┌────────

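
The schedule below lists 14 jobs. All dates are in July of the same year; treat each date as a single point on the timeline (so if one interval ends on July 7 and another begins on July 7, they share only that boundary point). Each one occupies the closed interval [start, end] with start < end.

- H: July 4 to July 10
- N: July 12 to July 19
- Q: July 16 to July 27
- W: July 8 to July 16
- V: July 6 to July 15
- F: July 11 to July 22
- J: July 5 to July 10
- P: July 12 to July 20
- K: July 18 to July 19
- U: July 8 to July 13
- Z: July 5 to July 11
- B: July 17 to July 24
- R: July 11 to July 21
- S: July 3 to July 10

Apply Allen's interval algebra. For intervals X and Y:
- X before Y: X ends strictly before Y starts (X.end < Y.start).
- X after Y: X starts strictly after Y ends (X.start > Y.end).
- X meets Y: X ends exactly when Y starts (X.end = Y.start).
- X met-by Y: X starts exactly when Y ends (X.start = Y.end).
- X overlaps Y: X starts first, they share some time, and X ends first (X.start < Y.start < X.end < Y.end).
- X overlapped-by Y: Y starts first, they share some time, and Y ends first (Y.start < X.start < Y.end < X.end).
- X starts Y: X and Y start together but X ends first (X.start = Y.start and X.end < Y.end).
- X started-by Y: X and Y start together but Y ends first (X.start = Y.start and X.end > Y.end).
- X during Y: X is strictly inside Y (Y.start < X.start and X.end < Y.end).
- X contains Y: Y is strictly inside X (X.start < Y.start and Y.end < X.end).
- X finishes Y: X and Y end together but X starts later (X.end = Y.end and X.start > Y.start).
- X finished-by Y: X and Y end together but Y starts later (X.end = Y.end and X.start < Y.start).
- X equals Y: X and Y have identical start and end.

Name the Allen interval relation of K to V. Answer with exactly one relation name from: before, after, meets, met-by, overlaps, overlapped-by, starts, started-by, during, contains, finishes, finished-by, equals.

after

K = [July 18, July 19]; V = [July 6, July 15].
Compare endpoints: K.start > V.start, K.start > V.end, K.end > V.start, K.end > V.end.
That pattern is 'after'.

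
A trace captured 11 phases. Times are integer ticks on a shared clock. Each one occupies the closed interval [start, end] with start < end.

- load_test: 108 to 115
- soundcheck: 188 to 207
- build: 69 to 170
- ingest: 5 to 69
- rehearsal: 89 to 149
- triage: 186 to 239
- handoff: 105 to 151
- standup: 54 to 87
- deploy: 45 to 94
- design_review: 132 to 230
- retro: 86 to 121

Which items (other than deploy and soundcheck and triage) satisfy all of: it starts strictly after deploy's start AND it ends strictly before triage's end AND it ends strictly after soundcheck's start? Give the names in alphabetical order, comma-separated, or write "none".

design_review

Conditions: its start is strictly after deploy's start (X.start > 45) AND its end is strictly before triage's end (X.end < 239) AND its end is strictly after soundcheck's start (X.end > 188).
build: start 69 > 45? ✓; end 170 < 239? ✓; end 170 > 188? ✗ → no.
design_review: start 132 > 45? ✓; end 230 < 239? ✓; end 230 > 188? ✓ → yes.
handoff: start 105 > 45? ✓; end 151 < 239? ✓; end 151 > 188? ✗ → no.
ingest: start 5 > 45? ✗; end 69 < 239? ✓; end 69 > 188? ✗ → no.
load_test: start 108 > 45? ✓; end 115 < 239? ✓; end 115 > 188? ✗ → no.
rehearsal: start 89 > 45? ✓; end 149 < 239? ✓; end 149 > 188? ✗ → no.
retro: start 86 > 45? ✓; end 121 < 239? ✓; end 121 > 188? ✗ → no.
standup: start 54 > 45? ✓; end 87 < 239? ✓; end 87 > 188? ✗ → no.
Result: design_review.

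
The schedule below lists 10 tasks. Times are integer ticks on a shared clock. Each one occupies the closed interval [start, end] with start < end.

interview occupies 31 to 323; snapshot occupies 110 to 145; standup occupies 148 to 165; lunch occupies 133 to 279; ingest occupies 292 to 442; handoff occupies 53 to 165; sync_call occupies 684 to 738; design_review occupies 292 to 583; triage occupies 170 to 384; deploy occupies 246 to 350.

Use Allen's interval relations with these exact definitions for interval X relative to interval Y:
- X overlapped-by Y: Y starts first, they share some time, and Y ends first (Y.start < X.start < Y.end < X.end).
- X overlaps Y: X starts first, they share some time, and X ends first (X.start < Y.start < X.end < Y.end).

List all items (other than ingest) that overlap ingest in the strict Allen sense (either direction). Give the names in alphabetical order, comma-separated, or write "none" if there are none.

deploy, interview, triage

Target ingest = [292, 442].
deploy [246, 350] → overlaps → yes.
design_review [292, 583] → started-by → no.
handoff [53, 165] → before → no.
interview [31, 323] → overlaps → yes.
lunch [133, 279] → before → no.
snapshot [110, 145] → before → no.
standup [148, 165] → before → no.
sync_call [684, 738] → after → no.
triage [170, 384] → overlaps → yes.
Result: deploy, interview, triage.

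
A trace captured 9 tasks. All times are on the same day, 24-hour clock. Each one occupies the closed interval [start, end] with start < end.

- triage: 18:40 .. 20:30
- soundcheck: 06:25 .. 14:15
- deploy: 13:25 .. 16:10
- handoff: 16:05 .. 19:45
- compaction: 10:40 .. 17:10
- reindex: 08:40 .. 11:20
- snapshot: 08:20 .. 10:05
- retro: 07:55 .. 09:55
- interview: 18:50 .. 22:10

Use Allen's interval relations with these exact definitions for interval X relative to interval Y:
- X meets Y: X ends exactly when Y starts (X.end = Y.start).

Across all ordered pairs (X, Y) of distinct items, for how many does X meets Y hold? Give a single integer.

0

Checking all 72 ordered pairs for relation 'meets'; matching pairs in alphabetical order:
No pair satisfies it.
Count: 0.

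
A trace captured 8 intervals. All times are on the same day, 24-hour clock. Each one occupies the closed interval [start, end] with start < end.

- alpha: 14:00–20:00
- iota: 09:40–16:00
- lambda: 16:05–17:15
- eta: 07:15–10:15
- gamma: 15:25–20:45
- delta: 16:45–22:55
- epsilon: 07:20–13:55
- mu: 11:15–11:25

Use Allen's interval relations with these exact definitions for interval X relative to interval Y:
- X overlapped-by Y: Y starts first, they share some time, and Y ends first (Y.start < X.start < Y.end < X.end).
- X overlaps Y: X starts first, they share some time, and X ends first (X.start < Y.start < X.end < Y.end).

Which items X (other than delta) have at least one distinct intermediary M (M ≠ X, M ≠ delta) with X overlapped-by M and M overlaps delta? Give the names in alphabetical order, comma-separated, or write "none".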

└────────

Activity »
From the first line of the listing above to the line that contains "- X equals Y: X", inclusive, restate every line word for word. Nothing else belongs in the answer.

Solution for this problem »
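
The schedule below lists 14 jobs. All dates are in July of the same year; treat each date as a single point on the timeline (so if one interval ends on July 7 and another begins on July 7, they share only that boundary point). Each one occupies the closed interval [start, end] with start < end.

- H: July 4 to July 10
- N: July 12 to July 19
- Q: July 16 to July 27
- W: July 8 to July 16
- V: July 6 to July 15
- F: July 11 to July 22
- J: July 5 to July 10
- P: July 12 to July 20
- K: July 18 to July 19
- U: July 8 to July 13
- Z: July 5 to July 11
- B: July 17 to July 24
- R: July 11 to July 21
- S: July 3 to July 10

Apply Allen's interval algebra. For intervals X and Y:
- X before Y: X ends strictly before Y starts (X.end < Y.start).
- X after Y: X starts strictly after Y ends (X.start > Y.end).
- X meets Y: X ends exactly when Y starts (X.end = Y.start).
- X met-by Y: X starts exactly when Y ends (X.start = Y.end).
- X overlaps Y: X starts first, they share some time, and X ends first (X.start < Y.start < X.end < Y.end).
- X overlapped-by Y: Y starts first, they share some time, and Y ends first (Y.start < X.start < Y.end < X.end).
- X starts Y: X and Y start together but X ends first (X.start = Y.start and X.end < Y.end).
- X started-by Y: X and Y start together but Y ends first (X.start = Y.start and X.end > Y.end).
- X during Y: X is strictly inside Y (Y.start < X.start and X.end < Y.end).
- X contains Y: Y is strictly inside X (X.start < Y.start and Y.end < X.end).
- X finishes Y: X and Y end together but X starts later (X.end = Y.end and X.start > Y.start).
- X finished-by Y: X and Y end together but Y starts later (X.end = Y.end and X.start < Y.start).
- X equals Y: X and Y have identical start and end.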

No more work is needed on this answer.